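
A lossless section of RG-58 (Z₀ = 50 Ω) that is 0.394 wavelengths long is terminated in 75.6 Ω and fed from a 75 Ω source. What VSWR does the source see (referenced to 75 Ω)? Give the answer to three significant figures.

VSWR ≈ 1.67

βl = 2π × 0.394 = 142°
tan(βl) = -0.786
Z_in = Z_0·(Z_L + jZ_0·tanβl)/(Z_0 + jZ_L·tanβl) = 50.7 + j21 Ω
Γ_s = (Z_in − Z_s)/(Z_in + Z_s) = (-24.3 + j21)/(126 + j21), |Γ_s| = 0.252
VSWR = (1 + |Γ_s|)/(1 − |Γ_s|)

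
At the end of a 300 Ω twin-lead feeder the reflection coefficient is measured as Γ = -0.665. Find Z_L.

Z_L = Z_0·(1 + Γ)/(1 − Γ) = 300·(0.335)/(1.67)

Z_L ≈ 60.4 Ω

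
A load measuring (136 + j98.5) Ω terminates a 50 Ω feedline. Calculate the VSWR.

VSWR ≈ 4.28

Γ = (Z_L − Z_0)/(Z_L + Z_0) = (86 + j98.5)/(186 + j98.5)
|Γ| = 131/210 = 0.621
VSWR = (1 + |Γ|)/(1 − |Γ|) = 1.62/0.379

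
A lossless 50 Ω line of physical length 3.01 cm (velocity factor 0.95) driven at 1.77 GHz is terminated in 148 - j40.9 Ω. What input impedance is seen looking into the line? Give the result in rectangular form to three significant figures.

Z_in ≈ 16.9 − j13.9 Ω

λ = v/f = 0.95·c / 1.77 GHz = 0.161 m
βl = 2π·l/λ = 2π × 0.187 = 67.3°
tan(βl) = tan(67.3°) = 2.39
Z_in = Z_0·(Z_L + jZ_0·tanβl)/(Z_0 + jZ_L·tanβl)
     = 50·(148 + j78.6)/(148 + j354)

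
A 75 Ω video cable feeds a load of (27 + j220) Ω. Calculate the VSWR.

Γ = (Z_L − Z_0)/(Z_L + Z_0) = (-48 + j220)/(102 + j220)
|Γ| = 225/242 = 0.929
VSWR = (1 + |Γ|)/(1 − |Γ|) = 1.93/0.0714

VSWR ≈ 27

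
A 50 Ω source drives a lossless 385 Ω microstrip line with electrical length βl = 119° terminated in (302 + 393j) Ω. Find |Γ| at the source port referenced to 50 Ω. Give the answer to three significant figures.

tan(βl) = -1.8
Z_in = Z_0·(Z_L + jZ_0·tanβl)/(Z_0 + jZ_L·tanβl) = 128 − j42.6 Ω
Γ_s = (Z_in − Z_s)/(Z_in + Z_s) = (77.5 − j42.6)/(178 − j42.6), |Γ_s| = 0.485

|Γ| ≈ 0.485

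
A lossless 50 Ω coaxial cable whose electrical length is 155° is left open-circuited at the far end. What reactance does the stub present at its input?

tan(βl) = -0.466
For an open-circuited stub, Z_in = −jZ_0·cot(βl) = −jZ_0/tan(βl)

X_in ≈ 107 Ω (inductive)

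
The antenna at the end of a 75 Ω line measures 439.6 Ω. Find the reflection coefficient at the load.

Γ = 0.709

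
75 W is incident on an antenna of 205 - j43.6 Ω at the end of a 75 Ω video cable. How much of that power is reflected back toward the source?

P_reflected ≈ 17.6 W

|Γ| = |(130 − j43.6)/(280 − j43.6)| = 0.484
|Γ|² = 0.234
P_refl = |Γ|²·P_inc = 17.6 W, P_del = (1 − |Γ|²)·P_inc = 57.4 W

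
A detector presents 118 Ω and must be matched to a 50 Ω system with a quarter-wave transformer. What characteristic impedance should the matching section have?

Z_qwt ≈ 76.8 Ω

Z_qwt = √(Z_0·R_L) = √(50 × 118) = √5900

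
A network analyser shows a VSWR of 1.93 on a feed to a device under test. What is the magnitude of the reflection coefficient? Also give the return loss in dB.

|Γ| ≈ 0.317; return loss ≈ 9.97 dB

|Γ| = (S − 1)/(S + 1) = (1.93 − 1)/(1.93 + 1) = 0.93/2.93
RL = −20·log₁₀|Γ| = −20·log₁₀(0.317)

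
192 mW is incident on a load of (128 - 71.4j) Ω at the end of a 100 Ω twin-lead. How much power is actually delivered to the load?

|Γ| = |(28 − j71.4)/(228 − j71.4)| = 0.321
|Γ|² = 0.103
P_refl = |Γ|²·P_inc = 19.8 mW, P_del = (1 − |Γ|²)·P_inc = 172 mW

P_delivered ≈ 172 mW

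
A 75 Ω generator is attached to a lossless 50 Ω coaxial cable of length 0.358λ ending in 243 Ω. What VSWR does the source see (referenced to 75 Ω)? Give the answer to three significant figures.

VSWR ≈ 5.72

βl = 2π × 0.358 = 129°
tan(βl) = -1.24
Z_in = Z_0·(Z_L + jZ_0·tanβl)/(Z_0 + jZ_L·tanβl) = 16.5 + j37.6 Ω
Γ_s = (Z_in − Z_s)/(Z_in + Z_s) = (-58.5 + j37.6)/(91.5 + j37.6), |Γ_s| = 0.703
VSWR = (1 + |Γ_s|)/(1 − |Γ_s|)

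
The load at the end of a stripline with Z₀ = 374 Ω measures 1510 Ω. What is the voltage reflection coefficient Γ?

Γ = (Z_L − Z_0)/(Z_L + Z_0) = (1510 − 374)/(1510 + 374) = 1136/1884

Γ = 0.603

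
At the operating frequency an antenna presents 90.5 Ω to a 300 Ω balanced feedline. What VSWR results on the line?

Γ = (90.5 − 300)/(90.5 + 300) = -0.536
VSWR = (1 + 0.536)/(1 − 0.536)

VSWR ≈ 3.31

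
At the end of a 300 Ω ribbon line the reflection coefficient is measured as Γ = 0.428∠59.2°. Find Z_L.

Z_L ≈ 329 + j296 Ω

Z_L = Z_0·(1 + Γ)/(1 − Γ) = 300·(1.22 + j0.368)/(0.781 − j0.368)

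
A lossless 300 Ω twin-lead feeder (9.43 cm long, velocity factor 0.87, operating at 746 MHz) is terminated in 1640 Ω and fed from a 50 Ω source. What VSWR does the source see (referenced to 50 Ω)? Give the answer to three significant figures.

λ = v/f = 0.87·c / 746 MHz = 0.35 m
βl = 2π·l/λ = 2π × 0.27 = 97°
tan(βl) = -8.11
Z_in = Z_0·(Z_L + jZ_0·tanβl)/(Z_0 + jZ_L·tanβl) = 55.7 + j35.7 Ω
Γ_s = (Z_in − Z_s)/(Z_in + Z_s) = (5.68 + j35.7)/(106 + j35.7), |Γ_s| = 0.324
VSWR = (1 + |Γ_s|)/(1 − |Γ_s|)

VSWR ≈ 1.96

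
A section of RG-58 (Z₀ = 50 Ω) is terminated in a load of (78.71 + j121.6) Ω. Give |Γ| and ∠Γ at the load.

Γ = (Z_L − Z_0)/(Z_L + Z_0) = (28.71 + j121.6)/(128.7 + j121.6)
|Γ| = 125/177 = 0.706

Γ ≈ 0.706 ∠ 33.3°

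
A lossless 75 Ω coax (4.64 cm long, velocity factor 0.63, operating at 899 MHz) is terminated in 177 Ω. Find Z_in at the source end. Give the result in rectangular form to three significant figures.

λ = v/f = 0.63·c / 899 MHz = 0.21 m
βl = 2π·l/λ = 2π × 0.221 = 79.5°
tan(βl) = tan(79.5°) = 5.37
Z_in = Z_0·(Z_L + jZ_0·tanβl)/(Z_0 + jZ_L·tanβl)
     = 75·(177 + j403)/(75 + j951)

Z_in ≈ 32.7 − j11.4 Ω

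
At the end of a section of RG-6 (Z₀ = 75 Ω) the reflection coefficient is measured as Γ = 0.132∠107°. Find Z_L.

Z_L ≈ 67.3 + j17.3 Ω

Z_L = Z_0·(1 + Γ)/(1 − Γ) = 75·(0.961 + j0.126)/(1.04 − j0.126)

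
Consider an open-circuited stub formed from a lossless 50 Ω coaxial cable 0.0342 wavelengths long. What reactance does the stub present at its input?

βl = 2π × 0.0342 = 12.3°
tan(βl) = 0.218
For an open-circuited stub, Z_in = −jZ_0·cot(βl) = −jZ_0/tan(βl)

X_in ≈ -229 Ω (capacitive)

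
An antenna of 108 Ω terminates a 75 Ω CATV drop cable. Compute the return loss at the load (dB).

Γ = (108 − 75)/(108 + 75) = 0.18
RL = −20·log₁₀|Γ| = −20·log₁₀(0.18)

RL ≈ 14.9 dB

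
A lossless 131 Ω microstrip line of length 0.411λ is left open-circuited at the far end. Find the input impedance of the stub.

βl = 2π × 0.411 = 148°
tan(βl) = -0.626
For an open-circuited stub, Z_in = −jZ_0·cot(βl) = −jZ_0/tan(βl)

Z_in ≈ +j209 Ω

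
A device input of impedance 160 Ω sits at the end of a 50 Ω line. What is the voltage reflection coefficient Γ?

Γ = 0.524

Γ = (Z_L − Z_0)/(Z_L + Z_0) = (160 − 50)/(160 + 50) = 110/210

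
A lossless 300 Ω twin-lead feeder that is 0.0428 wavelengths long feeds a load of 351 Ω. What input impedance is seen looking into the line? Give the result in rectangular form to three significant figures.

Z_in ≈ 342 − j27.6 Ω

βl = 2π × 0.0428 = 15.4°
tan(βl) = tan(15.4°) = 0.276
Z_in = Z_0·(Z_L + jZ_0·tanβl)/(Z_0 + jZ_L·tanβl)
     = 300·(351 + j82.7)/(300 + j96.7)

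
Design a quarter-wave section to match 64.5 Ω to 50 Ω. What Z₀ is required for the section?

Z_qwt ≈ 56.8 Ω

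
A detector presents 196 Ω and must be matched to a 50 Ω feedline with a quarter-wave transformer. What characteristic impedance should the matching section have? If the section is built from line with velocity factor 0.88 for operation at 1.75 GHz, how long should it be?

Z_qwt ≈ 99 Ω; length ≈ 3.77 cm

Z_qwt = √(Z_0·R_L) = √(50 × 196) = √9800
λ = 0.88·c/f = 0.151 m, so l = λ/4 = 0.0377 m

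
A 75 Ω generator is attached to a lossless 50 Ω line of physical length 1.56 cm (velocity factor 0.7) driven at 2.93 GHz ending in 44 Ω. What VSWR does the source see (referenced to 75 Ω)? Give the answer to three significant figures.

λ = v/f = 0.7·c / 2.93 GHz = 0.0717 m
βl = 2π·l/λ = 2π × 0.218 = 78.4°
tan(βl) = 4.85
Z_in = Z_0·(Z_L + jZ_0·tanβl)/(Z_0 + jZ_L·tanβl) = 56.2 + j2.85 Ω
Γ_s = (Z_in − Z_s)/(Z_in + Z_s) = (-18.8 + j2.85)/(131 + j2.85), |Γ_s| = 0.145
VSWR = (1 + |Γ_s|)/(1 − |Γ_s|)

VSWR ≈ 1.34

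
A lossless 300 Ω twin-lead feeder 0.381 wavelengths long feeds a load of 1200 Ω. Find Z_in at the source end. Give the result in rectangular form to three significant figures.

Z_in ≈ 151 + j283 Ω

βl = 2π × 0.381 = 137°
tan(βl) = tan(137°) = -0.927
Z_in = Z_0·(Z_L + jZ_0·tanβl)/(Z_0 + jZ_L·tanβl)
     = 300·(1200 − j278)/(300 − j1110)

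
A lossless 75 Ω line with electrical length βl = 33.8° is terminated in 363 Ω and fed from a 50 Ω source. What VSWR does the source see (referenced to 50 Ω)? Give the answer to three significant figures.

VSWR ≈ 6.04

tan(βl) = 0.669
Z_in = Z_0·(Z_L + jZ_0·tanβl)/(Z_0 + jZ_L·tanβl) = 45.7 − j97.9 Ω
Γ_s = (Z_in − Z_s)/(Z_in + Z_s) = (-4.28 − j97.9)/(95.7 − j97.9), |Γ_s| = 0.716
VSWR = (1 + |Γ_s|)/(1 − |Γ_s|)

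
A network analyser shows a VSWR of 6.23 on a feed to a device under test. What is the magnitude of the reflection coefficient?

|Γ| = (S − 1)/(S + 1) = (6.23 − 1)/(6.23 + 1) = 5.23/7.23

|Γ| ≈ 0.723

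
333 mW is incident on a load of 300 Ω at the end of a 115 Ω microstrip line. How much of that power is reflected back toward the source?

P_reflected ≈ 66.2 mW

Γ = (300 − 115)/(300 + 115) = 0.446
|Γ|² = 0.199
P_refl = |Γ|²·P_inc = 66.2 mW, P_del = (1 − |Γ|²)·P_inc = 267 mW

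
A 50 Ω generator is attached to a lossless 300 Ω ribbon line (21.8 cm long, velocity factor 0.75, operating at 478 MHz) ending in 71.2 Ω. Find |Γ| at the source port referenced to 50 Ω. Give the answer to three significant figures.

|Γ| ≈ 0.502

λ = v/f = 0.75·c / 478 MHz = 0.471 m
βl = 2π·l/λ = 2π × 0.463 = 167°
tan(βl) = -0.236
Z_in = Z_0·(Z_L + jZ_0·tanβl)/(Z_0 + jZ_L·tanβl) = 74.9 − j66.6 Ω
Γ_s = (Z_in − Z_s)/(Z_in + Z_s) = (24.9 − j66.6)/(125 − j66.6), |Γ_s| = 0.502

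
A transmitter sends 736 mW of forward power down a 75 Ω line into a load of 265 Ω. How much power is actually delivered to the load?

P_delivered ≈ 506 mW

Γ = (265 − 75)/(265 + 75) = 0.559
|Γ|² = 0.312
P_refl = |Γ|²·P_inc = 230 mW, P_del = (1 − |Γ|²)·P_inc = 506 mW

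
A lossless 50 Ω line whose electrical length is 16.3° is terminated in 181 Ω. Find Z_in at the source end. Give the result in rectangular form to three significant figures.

Z_in ≈ 92.7 − j83.5 Ω

tan(βl) = tan(16.3°) = 0.292
Z_in = Z_0·(Z_L + jZ_0·tanβl)/(Z_0 + jZ_L·tanβl)
     = 50·(181 + j14.6)/(50 + j52.9)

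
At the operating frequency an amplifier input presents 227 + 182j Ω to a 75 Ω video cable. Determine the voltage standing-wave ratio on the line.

Γ = (Z_L − Z_0)/(Z_L + Z_0) = (152 + j182)/(302 + j182)
|Γ| = 237/353 = 0.672
VSWR = (1 + |Γ|)/(1 − |Γ|) = 1.67/0.328

VSWR ≈ 5.11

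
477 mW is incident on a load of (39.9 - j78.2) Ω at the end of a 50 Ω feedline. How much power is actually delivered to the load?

P_delivered ≈ 268 mW

|Γ| = |(-10.1 − j78.2)/(89.9 − j78.2)| = 0.662
|Γ|² = 0.438
P_refl = |Γ|²·P_inc = 209 mW, P_del = (1 − |Γ|²)·P_inc = 268 mW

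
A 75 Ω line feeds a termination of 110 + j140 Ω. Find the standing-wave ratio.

Γ = (Z_L − Z_0)/(Z_L + Z_0) = (35 + j140)/(185 + j140)
|Γ| = 144/232 = 0.622
VSWR = (1 + |Γ|)/(1 − |Γ|) = 1.62/0.378

VSWR ≈ 4.29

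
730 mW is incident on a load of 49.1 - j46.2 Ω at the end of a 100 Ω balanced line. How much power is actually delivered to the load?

|Γ| = |(-50.9 − j46.2)/(149.1 − j46.2)| = 0.44
|Γ|² = 0.194
P_refl = |Γ|²·P_inc = 142 mW, P_del = (1 − |Γ|²)·P_inc = 588 mW

P_delivered ≈ 588 mW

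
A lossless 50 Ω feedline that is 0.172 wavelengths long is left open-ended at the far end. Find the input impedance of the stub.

βl = 2π × 0.172 = 61.9°
tan(βl) = 1.87
For an open-ended stub, Z_in = −jZ_0·cot(βl) = −jZ_0/tan(βl)

Z_in ≈ −j26.7 Ω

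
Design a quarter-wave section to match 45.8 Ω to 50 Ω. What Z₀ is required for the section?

Z_qwt ≈ 47.9 Ω

Z_qwt = √(Z_0·R_L) = √(50 × 45.8) = √2290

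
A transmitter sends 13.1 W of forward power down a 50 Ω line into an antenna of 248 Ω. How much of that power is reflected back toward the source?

P_reflected ≈ 5.78 W

Γ = (248 − 50)/(248 + 50) = 0.664
|Γ|² = 0.441
P_refl = |Γ|²·P_inc = 5.78 W, P_del = (1 − |Γ|²)·P_inc = 7.32 W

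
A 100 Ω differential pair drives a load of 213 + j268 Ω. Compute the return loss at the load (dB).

Γ = (113 + j268)/(313 + j268), |Γ| = 0.706
RL = −20·log₁₀|Γ| = −20·log₁₀(0.706)

RL ≈ 3.03 dB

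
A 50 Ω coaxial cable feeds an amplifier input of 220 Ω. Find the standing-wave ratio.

Γ = (220 − 50)/(220 + 50) = 0.63
VSWR = (1 + 0.63)/(1 − 0.63)

VSWR ≈ 4.4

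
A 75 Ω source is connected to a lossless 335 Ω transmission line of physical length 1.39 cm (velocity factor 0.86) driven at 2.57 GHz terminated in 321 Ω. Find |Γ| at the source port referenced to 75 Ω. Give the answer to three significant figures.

|Γ| ≈ 0.637

λ = v/f = 0.86·c / 2.57 GHz = 0.1 m
βl = 2π·l/λ = 2π × 0.138 = 49.8°
tan(βl) = 1.19
Z_in = Z_0·(Z_L + jZ_0·tanβl)/(Z_0 + jZ_L·tanβl) = 337 + j14.2 Ω
Γ_s = (Z_in − Z_s)/(Z_in + Z_s) = (262 + j14.2)/(412 + j14.2), |Γ_s| = 0.637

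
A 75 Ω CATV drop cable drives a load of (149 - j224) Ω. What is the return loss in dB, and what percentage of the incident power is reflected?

Γ = (74 − j224)/(224 − j224), |Γ| = 0.745
RL = −20·log₁₀(0.745) = 2.56 dB
P_refl/P_inc = |Γ|² = 0.555

RL ≈ 2.56 dB; 55.5% of incident power reflected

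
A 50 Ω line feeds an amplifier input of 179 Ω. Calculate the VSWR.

VSWR ≈ 3.58

Γ = (179 − 50)/(179 + 50) = 0.563
VSWR = (1 + 0.563)/(1 − 0.563)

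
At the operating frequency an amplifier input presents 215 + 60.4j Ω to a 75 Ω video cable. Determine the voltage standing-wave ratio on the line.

VSWR ≈ 3.12

Γ = (Z_L − Z_0)/(Z_L + Z_0) = (140 + j60.4)/(290 + j60.4)
|Γ| = 152/296 = 0.515
VSWR = (1 + |Γ|)/(1 − |Γ|) = 1.51/0.485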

» **Work to complete**: The lines from the one containing "A 75 Ω source is" through the final line of the listing above are to be repeated exactly, and nothing else is to be printed.

» **Response for this exercise**:
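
A 75 Ω source is connected to a lossless 335 Ω transmission line of physical length 1.39 cm (velocity factor 0.86) driven at 2.57 GHz terminated in 321 Ω. Find |Γ| at the source port referenced to 75 Ω. Give the answer to three significant figures.

|Γ| ≈ 0.637

λ = v/f = 0.86·c / 2.57 GHz = 0.1 m
βl = 2π·l/λ = 2π × 0.138 = 49.8°
tan(βl) = 1.19
Z_in = Z_0·(Z_L + jZ_0·tanβl)/(Z_0 + jZ_L·tanβl) = 337 + j14.2 Ω
Γ_s = (Z_in − Z_s)/(Z_in + Z_s) = (262 + j14.2)/(412 + j14.2), |Γ_s| = 0.637

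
A 75 Ω CATV drop cable drives a load of (149 - j224) Ω. What is the return loss in dB, and what percentage of the incident power is reflected?

Γ = (74 − j224)/(224 − j224), |Γ| = 0.745
RL = −20·log₁₀(0.745) = 2.56 dB
P_refl/P_inc = |Γ|² = 0.555

RL ≈ 2.56 dB; 55.5% of incident power reflected

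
A 50 Ω line feeds an amplifier input of 179 Ω. Calculate the VSWR.

VSWR ≈ 3.58

Γ = (179 − 50)/(179 + 50) = 0.563
VSWR = (1 + 0.563)/(1 − 0.563)

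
At the operating frequency an amplifier input presents 215 + 60.4j Ω to a 75 Ω video cable. Determine the voltage standing-wave ratio on the line.

VSWR ≈ 3.12

Γ = (Z_L − Z_0)/(Z_L + Z_0) = (140 + j60.4)/(290 + j60.4)
|Γ| = 152/296 = 0.515
VSWR = (1 + |Γ|)/(1 − |Γ|) = 1.51/0.485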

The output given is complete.